Goal of the exercise: Using the entries below, write out the line with "start p2, accepting", the line with "Consider the regular expression N", and every line in between, exactly as each is written.

Data under study:
══════════════════════════════
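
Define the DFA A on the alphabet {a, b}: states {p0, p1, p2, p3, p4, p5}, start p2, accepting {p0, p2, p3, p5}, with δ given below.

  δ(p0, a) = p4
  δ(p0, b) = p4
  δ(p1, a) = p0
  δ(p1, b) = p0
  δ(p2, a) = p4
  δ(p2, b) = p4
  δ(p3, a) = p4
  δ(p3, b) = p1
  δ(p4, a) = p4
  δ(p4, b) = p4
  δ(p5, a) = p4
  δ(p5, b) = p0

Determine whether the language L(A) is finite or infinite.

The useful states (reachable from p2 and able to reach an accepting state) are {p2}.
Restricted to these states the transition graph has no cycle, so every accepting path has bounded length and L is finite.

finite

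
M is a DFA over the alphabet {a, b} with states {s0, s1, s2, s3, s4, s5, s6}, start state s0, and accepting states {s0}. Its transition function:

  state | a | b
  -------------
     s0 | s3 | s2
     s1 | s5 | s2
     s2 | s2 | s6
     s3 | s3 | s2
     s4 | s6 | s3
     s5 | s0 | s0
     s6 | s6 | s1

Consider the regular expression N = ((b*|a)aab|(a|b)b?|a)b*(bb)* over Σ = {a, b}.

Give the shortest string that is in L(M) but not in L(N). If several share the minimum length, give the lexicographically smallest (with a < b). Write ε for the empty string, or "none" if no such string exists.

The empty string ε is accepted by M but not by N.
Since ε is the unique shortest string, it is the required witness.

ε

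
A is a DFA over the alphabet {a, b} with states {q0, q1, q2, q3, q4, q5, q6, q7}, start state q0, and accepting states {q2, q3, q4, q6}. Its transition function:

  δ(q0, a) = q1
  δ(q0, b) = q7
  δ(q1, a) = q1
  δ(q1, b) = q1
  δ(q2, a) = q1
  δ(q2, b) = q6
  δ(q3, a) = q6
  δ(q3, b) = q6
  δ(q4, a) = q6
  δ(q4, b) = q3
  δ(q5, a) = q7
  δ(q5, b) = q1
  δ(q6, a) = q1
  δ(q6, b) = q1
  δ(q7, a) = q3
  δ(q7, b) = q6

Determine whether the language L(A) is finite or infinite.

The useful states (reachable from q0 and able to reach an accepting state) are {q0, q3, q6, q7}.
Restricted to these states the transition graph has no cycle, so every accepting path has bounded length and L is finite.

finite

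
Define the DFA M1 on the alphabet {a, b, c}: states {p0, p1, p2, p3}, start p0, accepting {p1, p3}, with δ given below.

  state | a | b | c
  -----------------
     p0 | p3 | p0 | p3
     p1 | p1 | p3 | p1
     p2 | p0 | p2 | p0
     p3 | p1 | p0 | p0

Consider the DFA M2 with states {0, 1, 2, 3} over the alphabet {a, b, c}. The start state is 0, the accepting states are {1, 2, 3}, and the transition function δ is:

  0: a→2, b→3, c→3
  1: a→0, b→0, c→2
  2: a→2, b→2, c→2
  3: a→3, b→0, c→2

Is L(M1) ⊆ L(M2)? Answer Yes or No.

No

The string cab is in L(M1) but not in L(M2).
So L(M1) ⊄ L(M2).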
══════════════════════════════
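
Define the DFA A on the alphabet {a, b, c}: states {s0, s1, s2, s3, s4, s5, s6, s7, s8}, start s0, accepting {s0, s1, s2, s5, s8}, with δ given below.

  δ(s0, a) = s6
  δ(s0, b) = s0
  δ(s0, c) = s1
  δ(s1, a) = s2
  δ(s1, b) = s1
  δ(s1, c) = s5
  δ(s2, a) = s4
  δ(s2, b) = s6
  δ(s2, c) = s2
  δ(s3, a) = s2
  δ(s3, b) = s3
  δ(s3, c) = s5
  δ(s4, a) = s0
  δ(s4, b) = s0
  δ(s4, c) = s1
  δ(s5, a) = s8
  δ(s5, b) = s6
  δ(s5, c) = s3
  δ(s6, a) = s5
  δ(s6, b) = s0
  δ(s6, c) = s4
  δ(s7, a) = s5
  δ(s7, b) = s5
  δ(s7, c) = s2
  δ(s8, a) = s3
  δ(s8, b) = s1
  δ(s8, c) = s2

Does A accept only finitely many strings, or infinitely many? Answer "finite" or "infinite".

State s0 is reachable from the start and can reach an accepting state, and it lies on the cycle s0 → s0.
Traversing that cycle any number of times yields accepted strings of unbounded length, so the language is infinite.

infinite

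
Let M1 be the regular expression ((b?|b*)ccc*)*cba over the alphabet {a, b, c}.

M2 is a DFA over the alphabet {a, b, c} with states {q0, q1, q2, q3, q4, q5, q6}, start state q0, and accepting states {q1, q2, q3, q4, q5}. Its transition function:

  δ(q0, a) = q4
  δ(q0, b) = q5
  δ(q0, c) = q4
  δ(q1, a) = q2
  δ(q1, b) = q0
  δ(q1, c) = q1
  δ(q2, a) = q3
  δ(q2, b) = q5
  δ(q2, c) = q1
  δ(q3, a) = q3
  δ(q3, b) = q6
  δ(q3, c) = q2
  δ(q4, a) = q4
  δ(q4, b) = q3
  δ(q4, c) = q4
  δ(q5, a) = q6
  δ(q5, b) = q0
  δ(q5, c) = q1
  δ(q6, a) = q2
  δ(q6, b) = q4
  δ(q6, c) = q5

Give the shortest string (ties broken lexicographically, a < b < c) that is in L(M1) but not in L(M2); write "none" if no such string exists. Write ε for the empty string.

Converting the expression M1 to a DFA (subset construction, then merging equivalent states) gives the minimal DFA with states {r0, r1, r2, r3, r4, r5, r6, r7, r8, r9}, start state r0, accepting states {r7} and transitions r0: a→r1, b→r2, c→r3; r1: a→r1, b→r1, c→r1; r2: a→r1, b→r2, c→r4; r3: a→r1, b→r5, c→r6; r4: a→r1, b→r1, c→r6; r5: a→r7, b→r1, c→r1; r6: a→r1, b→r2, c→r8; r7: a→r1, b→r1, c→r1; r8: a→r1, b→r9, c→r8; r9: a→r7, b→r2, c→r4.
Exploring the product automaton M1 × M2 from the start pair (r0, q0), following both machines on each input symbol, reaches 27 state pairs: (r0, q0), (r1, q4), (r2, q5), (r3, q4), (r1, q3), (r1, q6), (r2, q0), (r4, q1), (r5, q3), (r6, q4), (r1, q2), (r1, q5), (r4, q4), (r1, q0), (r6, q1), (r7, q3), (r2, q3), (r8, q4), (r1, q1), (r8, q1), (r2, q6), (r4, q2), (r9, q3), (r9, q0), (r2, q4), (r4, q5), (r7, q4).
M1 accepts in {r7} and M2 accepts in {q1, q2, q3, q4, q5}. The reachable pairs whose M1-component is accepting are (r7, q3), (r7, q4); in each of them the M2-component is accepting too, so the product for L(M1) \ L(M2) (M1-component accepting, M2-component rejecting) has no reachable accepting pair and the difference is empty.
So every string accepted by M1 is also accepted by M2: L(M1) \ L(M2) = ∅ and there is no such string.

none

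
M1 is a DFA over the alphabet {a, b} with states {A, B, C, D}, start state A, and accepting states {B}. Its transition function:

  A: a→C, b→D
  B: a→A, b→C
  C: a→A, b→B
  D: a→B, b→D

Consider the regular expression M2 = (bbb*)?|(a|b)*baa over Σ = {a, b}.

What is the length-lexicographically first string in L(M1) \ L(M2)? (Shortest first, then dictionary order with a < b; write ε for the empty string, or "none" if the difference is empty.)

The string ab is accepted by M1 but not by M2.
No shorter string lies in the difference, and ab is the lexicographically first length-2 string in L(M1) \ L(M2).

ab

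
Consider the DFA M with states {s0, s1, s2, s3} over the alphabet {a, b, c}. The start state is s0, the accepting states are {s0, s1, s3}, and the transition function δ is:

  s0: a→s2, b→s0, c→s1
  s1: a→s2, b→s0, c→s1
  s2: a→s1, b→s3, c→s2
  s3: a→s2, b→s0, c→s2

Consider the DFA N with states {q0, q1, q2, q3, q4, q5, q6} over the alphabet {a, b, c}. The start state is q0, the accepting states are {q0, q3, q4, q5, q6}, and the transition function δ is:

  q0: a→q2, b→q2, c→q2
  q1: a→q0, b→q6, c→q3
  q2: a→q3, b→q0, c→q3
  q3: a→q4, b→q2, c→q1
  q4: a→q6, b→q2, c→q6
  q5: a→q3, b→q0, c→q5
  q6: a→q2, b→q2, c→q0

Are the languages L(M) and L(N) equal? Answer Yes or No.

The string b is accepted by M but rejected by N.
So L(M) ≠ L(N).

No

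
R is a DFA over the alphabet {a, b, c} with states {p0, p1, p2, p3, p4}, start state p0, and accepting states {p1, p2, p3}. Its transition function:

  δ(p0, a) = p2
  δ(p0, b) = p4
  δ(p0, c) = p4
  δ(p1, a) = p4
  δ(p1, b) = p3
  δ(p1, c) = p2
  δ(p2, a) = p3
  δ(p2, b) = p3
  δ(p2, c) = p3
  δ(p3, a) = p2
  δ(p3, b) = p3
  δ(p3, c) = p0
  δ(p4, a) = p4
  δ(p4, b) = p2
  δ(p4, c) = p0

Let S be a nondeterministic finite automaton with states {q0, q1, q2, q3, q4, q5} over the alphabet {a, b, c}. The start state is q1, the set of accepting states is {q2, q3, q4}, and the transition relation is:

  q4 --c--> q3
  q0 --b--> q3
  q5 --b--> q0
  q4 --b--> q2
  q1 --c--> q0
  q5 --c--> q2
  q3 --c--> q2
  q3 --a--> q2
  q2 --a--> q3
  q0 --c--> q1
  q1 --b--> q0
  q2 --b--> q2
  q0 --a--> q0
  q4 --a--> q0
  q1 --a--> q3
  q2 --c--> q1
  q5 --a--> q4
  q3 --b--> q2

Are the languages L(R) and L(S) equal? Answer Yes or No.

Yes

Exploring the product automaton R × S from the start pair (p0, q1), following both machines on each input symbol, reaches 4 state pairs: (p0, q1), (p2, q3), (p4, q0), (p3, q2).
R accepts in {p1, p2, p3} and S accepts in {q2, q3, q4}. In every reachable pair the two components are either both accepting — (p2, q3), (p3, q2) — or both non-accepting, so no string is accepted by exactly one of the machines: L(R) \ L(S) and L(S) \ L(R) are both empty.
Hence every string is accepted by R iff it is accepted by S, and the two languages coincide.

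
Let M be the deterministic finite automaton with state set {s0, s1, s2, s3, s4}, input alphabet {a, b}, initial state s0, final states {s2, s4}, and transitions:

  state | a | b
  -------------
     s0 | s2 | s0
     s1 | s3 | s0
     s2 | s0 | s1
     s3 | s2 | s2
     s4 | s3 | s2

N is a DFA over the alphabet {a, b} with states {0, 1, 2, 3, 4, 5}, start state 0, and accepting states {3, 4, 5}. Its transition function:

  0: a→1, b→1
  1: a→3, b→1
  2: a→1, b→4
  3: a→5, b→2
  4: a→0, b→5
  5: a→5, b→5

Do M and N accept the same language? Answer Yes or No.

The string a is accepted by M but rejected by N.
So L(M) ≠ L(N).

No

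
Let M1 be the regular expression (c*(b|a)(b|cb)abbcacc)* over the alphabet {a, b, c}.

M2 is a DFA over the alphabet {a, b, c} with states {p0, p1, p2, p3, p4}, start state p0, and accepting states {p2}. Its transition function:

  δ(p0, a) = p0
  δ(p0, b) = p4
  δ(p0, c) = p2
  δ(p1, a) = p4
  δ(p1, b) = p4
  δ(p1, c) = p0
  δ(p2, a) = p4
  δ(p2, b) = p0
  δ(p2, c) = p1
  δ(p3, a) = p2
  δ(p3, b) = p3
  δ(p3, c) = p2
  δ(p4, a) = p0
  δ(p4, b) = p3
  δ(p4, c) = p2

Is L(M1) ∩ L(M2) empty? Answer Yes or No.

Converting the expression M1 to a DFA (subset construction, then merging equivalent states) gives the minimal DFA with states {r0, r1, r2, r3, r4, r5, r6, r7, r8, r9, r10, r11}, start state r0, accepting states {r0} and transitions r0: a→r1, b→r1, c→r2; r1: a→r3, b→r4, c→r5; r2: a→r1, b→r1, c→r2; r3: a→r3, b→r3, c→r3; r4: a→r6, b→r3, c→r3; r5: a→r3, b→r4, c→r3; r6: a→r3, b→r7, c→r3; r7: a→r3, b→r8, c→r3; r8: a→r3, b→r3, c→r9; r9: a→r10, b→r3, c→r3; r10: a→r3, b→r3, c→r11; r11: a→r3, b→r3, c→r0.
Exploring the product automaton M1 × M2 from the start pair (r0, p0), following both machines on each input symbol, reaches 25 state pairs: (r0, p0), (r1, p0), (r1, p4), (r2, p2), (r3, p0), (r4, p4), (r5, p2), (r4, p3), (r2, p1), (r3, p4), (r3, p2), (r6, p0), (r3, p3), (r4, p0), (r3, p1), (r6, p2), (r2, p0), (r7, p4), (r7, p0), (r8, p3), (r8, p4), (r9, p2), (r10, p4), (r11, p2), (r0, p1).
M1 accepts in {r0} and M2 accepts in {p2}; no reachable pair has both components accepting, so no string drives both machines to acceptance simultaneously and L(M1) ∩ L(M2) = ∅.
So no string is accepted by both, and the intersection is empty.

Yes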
══════════════════════════════
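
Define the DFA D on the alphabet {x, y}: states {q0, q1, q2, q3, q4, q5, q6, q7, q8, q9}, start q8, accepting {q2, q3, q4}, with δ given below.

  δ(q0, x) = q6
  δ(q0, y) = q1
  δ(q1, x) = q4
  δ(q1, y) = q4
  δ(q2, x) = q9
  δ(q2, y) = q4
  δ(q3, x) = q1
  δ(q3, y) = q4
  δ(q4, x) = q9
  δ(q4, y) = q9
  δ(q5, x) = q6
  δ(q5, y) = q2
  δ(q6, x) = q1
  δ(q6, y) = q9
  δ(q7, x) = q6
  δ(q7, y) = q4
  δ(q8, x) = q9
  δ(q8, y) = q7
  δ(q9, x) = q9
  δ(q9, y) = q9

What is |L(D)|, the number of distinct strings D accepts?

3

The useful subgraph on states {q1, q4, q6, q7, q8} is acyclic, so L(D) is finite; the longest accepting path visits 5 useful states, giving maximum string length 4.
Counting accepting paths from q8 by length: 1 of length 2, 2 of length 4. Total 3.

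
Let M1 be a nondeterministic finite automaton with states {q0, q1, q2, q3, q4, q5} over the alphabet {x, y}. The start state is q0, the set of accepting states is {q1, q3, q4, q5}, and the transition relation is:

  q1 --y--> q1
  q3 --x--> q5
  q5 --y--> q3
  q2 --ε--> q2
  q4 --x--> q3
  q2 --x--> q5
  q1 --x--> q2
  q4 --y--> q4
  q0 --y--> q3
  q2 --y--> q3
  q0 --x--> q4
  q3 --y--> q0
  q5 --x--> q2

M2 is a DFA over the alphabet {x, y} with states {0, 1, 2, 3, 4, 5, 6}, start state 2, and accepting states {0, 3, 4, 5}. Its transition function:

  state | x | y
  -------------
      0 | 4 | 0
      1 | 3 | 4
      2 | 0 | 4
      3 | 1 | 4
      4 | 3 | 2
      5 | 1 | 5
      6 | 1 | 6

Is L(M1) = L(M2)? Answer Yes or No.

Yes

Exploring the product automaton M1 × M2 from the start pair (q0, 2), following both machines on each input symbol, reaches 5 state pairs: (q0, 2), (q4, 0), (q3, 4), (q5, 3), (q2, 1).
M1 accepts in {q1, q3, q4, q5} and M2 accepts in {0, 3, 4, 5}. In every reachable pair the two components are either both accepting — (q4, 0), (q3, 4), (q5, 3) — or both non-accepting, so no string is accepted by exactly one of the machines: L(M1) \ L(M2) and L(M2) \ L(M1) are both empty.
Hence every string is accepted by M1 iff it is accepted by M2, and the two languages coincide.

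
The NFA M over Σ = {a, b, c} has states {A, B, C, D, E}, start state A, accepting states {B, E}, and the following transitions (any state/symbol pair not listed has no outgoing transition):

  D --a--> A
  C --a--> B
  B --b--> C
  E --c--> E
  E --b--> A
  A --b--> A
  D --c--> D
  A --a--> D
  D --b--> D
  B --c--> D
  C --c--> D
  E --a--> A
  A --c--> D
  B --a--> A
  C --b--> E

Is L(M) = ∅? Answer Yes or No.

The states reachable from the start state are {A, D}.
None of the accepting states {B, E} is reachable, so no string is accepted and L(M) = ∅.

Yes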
══════════════════════════════
Solution:
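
Define the DFA A on the alphabet {a, b}: states {p0, p1, p2, p3, p4, p5}, start p2, accepting {p0, p2, p3, p5}, with δ given below.

  δ(p0, a) = p4
  δ(p0, b) = p4
  δ(p1, a) = p0
  δ(p1, b) = p0
  δ(p2, a) = p4
  δ(p2, b) = p4
  δ(p3, a) = p4
  δ(p3, b) = p1
  δ(p4, a) = p4
  δ(p4, b) = p4
  δ(p5, a) = p4
  δ(p5, b) = p0

Determine whether the language L(A) is finite or infinite.

The useful states (reachable from p2 and able to reach an accepting state) are {p2}.
Restricted to these states the transition graph has no cycle, so every accepting path has bounded length and L is finite.

finite

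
M is a DFA over the alphabet {a, b} with states {s0, s1, s2, s3, s4, s5, s6}, start state s0, and accepting states {s0}. Its transition function:

  state | a | b
  -------------
     s0 | s3 | s2
     s1 | s5 | s2
     s2 | s2 | s6
     s3 | s3 | s2
     s4 | s6 | s3
     s5 | s0 | s0
     s6 | s6 | s1

Consider the regular expression N = ((b*|a)aab|(a|b)b?|a)b*(bb)* over Σ = {a, b}.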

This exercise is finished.